* TASK REQUIREMENTS *
Your answer should be exactly the lines from the one that contains "In a dedicated" through the final line of the entries below, and nothing else.

* SUPPLIED DATA *
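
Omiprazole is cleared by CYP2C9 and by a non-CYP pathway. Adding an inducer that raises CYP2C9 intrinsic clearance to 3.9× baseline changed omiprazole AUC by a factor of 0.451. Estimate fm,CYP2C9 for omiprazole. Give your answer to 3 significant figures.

CL'/CL = 1 / 0.451 = 2.217
3.9·fm + (1 − fm) = 2.217
fm = (2.217 − 1) / (3.9 − 1) = 0.420

0.420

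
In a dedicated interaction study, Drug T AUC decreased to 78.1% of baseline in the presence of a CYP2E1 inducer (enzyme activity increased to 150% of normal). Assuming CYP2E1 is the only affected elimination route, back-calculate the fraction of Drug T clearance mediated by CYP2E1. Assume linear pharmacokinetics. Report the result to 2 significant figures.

0.56

Call the CYP2E1 fraction fm. After the interaction, CL_new/CL_old = fm × 1.5 + (1 − fm).
AUC ratio = 1 / (new CL fraction), so new CL fraction = 1 / 0.781 = 1.28.
fm × 1.5 + 1 − fm = 1.28  ⇒  fm × (1.5 − 1) = 0.2804  ⇒  fm = 0.56.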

* ANSWER BOX *
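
In a dedicated interaction study, Drug T AUC decreased to 78.1% of baseline in the presence of a CYP2E1 inducer (enzyme activity increased to 150% of normal). Assuming CYP2E1 is the only affected elimination route, back-calculate the fraction of Drug T clearance mediated by CYP2E1. Assume linear pharmacokinetics. Report the result to 2 significant figures.

0.56

Call the CYP2E1 fraction fm. After the interaction, CL_new/CL_old = fm × 1.5 + (1 − fm).
AUC ratio = 1 / (new CL fraction), so new CL fraction = 1 / 0.781 = 1.28.
fm × 1.5 + 1 − fm = 1.28  ⇒  fm × (1.5 − 1) = 0.2804  ⇒  fm = 0.56.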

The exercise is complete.